Below is a listing. Copy each line of it that holds the word "statistics".

━━ Source data ━━

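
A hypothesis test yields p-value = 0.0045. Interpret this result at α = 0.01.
Since p = 0.0045 < α = 0.01, reject H₀.
There is sufficient evidence to reject the null hypothesis; the result is statistically significant at the 0.01 level.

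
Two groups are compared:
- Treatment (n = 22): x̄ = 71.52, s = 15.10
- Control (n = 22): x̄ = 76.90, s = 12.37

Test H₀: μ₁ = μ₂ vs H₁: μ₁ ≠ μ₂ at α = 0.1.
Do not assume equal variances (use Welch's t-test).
Welch's two-sample t-test:
H₀: μ₁ = μ₂
H₁: μ₁ ≠ μ₂
s₁²/n₁ = 15.10²/22 = 10.3641,  s₂²/n₂ = 12.37²/22 = 6.9553
SE = √(s₁²/n₁ + s₂²/n₂) = √(10.3641 + 6.9553) = 4.1617
df (Welch-Satterthwaite) = (s₁²/n₁ + s₂²/n₂)² / [(s₁²/n₁)²/(n₁-1) + (s₂²/n₂)²/(n₂-1)] ≈ 40.43
t = (x̄₁ - x̄₂) / SE = (71.52 - 76.90) / 4.1617 = -5.38 / 4.1617 = -1.293
p-value = 0.2034

Since p-value > α = 0.1, we fail to reject H₀.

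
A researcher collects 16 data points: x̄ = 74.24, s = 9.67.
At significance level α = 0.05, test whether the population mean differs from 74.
One-sample t-test:
H₀: μ = 74
H₁: μ ≠ 74
df = n - 1 = 15
t = (x̄ - μ₀) / (s/√n) = (74.24 - 74) / (9.67/√16) = 0.099
p-value = 0.9222

Since p-value > α = 0.05, we fail to reject H₀.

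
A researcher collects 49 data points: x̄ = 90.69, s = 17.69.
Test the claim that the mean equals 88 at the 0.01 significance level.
One-sample t-test:
H₀: μ = 88
H₁: μ ≠ 88
df = n - 1 = 48
t = (x̄ - μ₀) / (s/√n) = (90.69 - 88) / (17.69/√49) = 1.064
p-value = 0.2925

Since p-value > α = 0.01, we fail to reject H₀.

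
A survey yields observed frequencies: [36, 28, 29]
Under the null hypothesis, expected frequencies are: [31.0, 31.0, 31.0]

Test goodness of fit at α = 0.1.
Chi-square goodness of fit test:
H₀: observed counts match expected distribution
H₁: observed counts differ from expected distribution
df = k - 1 = 2
χ² = Σ(O - E)²/E
   = (36 - 31.0)²/31.0 + (28 - 31.0)²/31.0 + (29 - 31.0)²/31.0
   = 0.806 + 0.290 + 0.129
   = 1.23
p-value = 0.5418

Since p-value > α = 0.1, we fail to reject H₀.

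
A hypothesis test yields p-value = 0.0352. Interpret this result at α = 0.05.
Since p = 0.0352 < α = 0.05, reject H₀.
There is sufficient evidence to reject the null hypothesis; the result is statistically significant at the 0.05 level.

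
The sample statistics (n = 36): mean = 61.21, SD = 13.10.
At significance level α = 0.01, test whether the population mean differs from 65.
One-sample t-test:
H₀: μ = 65
H₁: μ ≠ 65
df = n - 1 = 35
t = (x̄ - μ₀) / (s/√n) = (61.21 - 65) / (13.10/√36) = -1.736
p-value = 0.0914

Since p-value > α = 0.01, we fail to reject H₀.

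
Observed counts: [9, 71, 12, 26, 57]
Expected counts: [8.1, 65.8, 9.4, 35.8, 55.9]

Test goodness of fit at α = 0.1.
Chi-square goodness of fit test:
H₀: observed counts match expected distribution
H₁: observed counts differ from expected distribution
df = k - 1 = 4
χ² = Σ(O - E)²/E
   = (9 - 8.1)²/8.1 + (71 - 65.8)²/65.8 + (12 - 9.4)²/9.4 + (26 - 35.8)²/35.8 + (57 - 55.9)²/55.9
   = 0.100 + 0.411 + 0.719 + 2.683 + 0.022
   = 3.93
p-value = 0.4150

Since p-value > α = 0.1, we fail to reject H₀.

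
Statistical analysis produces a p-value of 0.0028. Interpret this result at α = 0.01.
Since p = 0.0028 < α = 0.01, reject H₀.
There is sufficient evidence to reject the null hypothesis; the result is statistically significant at the 0.01 level.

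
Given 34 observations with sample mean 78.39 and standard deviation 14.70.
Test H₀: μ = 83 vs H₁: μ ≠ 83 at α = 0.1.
One-sample t-test:
H₀: μ = 83
H₁: μ ≠ 83
df = n - 1 = 33
t = (x̄ - μ₀) / (s/√n) = (78.39 - 83) / (14.70/√34) = -1.829
p-value = 0.0765

Since p-value < α = 0.1, we reject H₀.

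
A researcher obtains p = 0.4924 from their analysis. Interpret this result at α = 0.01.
Since p = 0.4924 > α = 0.01, fail to reject H₀.
There is insufficient evidence to reject the null hypothesis; the result is not statistically significant at the 0.01 level.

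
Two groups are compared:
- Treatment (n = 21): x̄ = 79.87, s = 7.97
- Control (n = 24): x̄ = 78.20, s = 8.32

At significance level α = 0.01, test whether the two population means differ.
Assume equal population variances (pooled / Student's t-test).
Student's two-sample t-test (equal variances):
H₀: μ₁ = μ₂
H₁: μ₁ ≠ μ₂
df = n₁ + n₂ - 2 = 43
Pooled variance s_p² = [(n₁-1)s₁² + (n₂-1)s₂²] / (n₁ + n₂ - 2) = [(20)(7.97²) + (23)(8.32²)] / 43 = 66.5705
SE = √(s_p²(1/n₁ + 1/n₂)) = √(66.5705 × (1/21 + 1/24)) = 2.4380
t = (x̄₁ - x̄₂) / SE = (79.87 - 78.20) / 2.4380 = 1.67 / 2.4380 = 0.685
p-value = 0.4970

Since p-value > α = 0.01, we fail to reject H₀.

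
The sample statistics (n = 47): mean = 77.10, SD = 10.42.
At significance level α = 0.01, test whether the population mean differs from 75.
One-sample t-test:
H₀: μ = 75
H₁: μ ≠ 75
df = n - 1 = 46
t = (x̄ - μ₀) / (s/√n) = (77.10 - 75) / (10.42/√47) = 1.382
p-value = 0.1738

Since p-value > α = 0.01, we fail to reject H₀.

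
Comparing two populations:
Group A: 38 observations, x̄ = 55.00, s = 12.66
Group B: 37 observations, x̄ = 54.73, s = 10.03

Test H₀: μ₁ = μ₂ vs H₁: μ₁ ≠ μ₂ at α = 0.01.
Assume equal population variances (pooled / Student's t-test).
Student's two-sample t-test (equal variances):
H₀: μ₁ = μ₂
H₁: μ₁ ≠ μ₂
df = n₁ + n₂ - 2 = 73
Pooled variance s_p² = [(n₁-1)s₁² + (n₂-1)s₂²] / (n₁ + n₂ - 2) = [(37)(12.66²) + (36)(10.03²)] / 73 = 130.8470
SE = √(s_p²(1/n₁ + 1/n₂)) = √(130.8470 × (1/38 + 1/37)) = 2.6419
t = (x̄₁ - x̄₂) / SE = (55.00 - 54.73) / 2.6419 = 0.27 / 2.6419 = 0.102
p-value = 0.9189

Since p-value > α = 0.01, we fail to reject H₀.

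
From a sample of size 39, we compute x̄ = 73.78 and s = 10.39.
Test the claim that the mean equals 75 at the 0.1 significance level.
One-sample t-test:
H₀: μ = 75
H₁: μ ≠ 75
df = n - 1 = 38
t = (x̄ - μ₀) / (s/√n) = (73.78 - 75) / (10.39/√39) = -0.733
p-value = 0.4679

Since p-value > α = 0.1, we fail to reject H₀.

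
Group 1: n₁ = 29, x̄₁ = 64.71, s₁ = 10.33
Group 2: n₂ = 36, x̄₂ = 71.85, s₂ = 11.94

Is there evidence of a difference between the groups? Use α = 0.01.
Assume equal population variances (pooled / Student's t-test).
Student's two-sample t-test (equal variances):
H₀: μ₁ = μ₂
H₁: μ₁ ≠ μ₂
df = n₁ + n₂ - 2 = 63
Pooled variance s_p² = [(n₁-1)s₁² + (n₂-1)s₂²] / (n₁ + n₂ - 2) = [(28)(10.33²) + (35)(11.94²)] / 63 = 126.6282
SE = √(s_p²(1/n₁ + 1/n₂)) = √(126.6282 × (1/29 + 1/36)) = 2.8078
t = (x̄₁ - x̄₂) / SE = (64.71 - 71.85) / 2.8078 = -7.14 / 2.8078 = -2.543
p-value = 0.0135

Since p-value > α = 0.01, we fail to reject H₀.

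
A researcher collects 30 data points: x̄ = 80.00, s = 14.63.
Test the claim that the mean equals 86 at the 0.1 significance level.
One-sample t-test:
H₀: μ = 86
H₁: μ ≠ 86
df = n - 1 = 29
t = (x̄ - μ₀) / (s/√n) = (80.00 - 86) / (14.63/√30) = -2.246
p-value = 0.0325

Since p-value < α = 0.1, we reject H₀.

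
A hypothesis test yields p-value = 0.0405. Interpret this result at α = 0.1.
Since p = 0.0405 < α = 0.1, reject H₀.
There is sufficient evidence to reject the null hypothesis; the result is statistically significant at the 0.1 level.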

━━━

Written solution
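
The sample statistics (n = 36): mean = 61.21, SD = 13.10.
The sample statistics (n = 47): mean = 77.10, SD = 10.42.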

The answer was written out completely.